Stored data entries
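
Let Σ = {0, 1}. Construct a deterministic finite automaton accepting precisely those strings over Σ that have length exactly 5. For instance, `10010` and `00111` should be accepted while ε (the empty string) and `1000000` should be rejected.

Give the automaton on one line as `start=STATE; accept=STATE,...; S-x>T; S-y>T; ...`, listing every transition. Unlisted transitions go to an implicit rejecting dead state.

start=s0; accept=s5; s0-0>s1; s0-1>s1; s1-0>s2; s1-1>s2; s2-0>s3; s2-1>s3; s3-0>s4; s3-1>s4; s4-0>s5; s4-1>s5; s5-0>s6; s5-1>s6; s6-0>s6; s6-1>s6

We only need to distinguish lengths 0, 1, …, 5, and '>5'. Chain s0 → s1 → s2 → s3 → s4 → s5 → s6 on every symbol, with s6 looping. Accepting states: {s5}.
With 7 states:
        0   1  
>  s0   s1  s1 
   s1   s2  s2 
   s2   s3  s3 
   s3   s4  s4 
   s4   s5  s5 
 * s5   s6  s6 
   s6   s6  s6 
(> = start, * = accepting)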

__YOUR INSTRUCTIONS__.
All entries are to be returned word for word.

__RESPONSE BOX__.
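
Let Σ = {0, 1}. Construct a deterministic finite automaton accepting precisely those strings over Σ that have length exactly 5. For instance, `10010` and `00111` should be accepted while ε (the empty string) and `1000000` should be rejected.

Give the automaton on one line as `start=STATE; accept=STATE,...; S-x>T; S-y>T; ...`, listing every transition. Unlisted transitions go to an implicit rejecting dead state.

start=s0; accept=s5; s0-0>s1; s0-1>s1; s1-0>s2; s1-1>s2; s2-0>s3; s2-1>s3; s3-0>s4; s3-1>s4; s4-0>s5; s4-1>s5; s5-0>s6; s5-1>s6; s6-0>s6; s6-1>s6

We only need to distinguish lengths 0, 1, …, 5, and '>5'. Chain s0 → s1 → s2 → s3 → s4 → s5 → s6 on every symbol, with s6 looping. Accepting states: {s5}.
With 7 states:
        0   1  
>  s0   s1  s1 
   s1   s2  s2 
   s2   s3  s3 
   s3   s4  s4 
   s4   s5  s5 
 * s5   s6  s6 
   s6   s6  s6 
(> = start, * = accepting)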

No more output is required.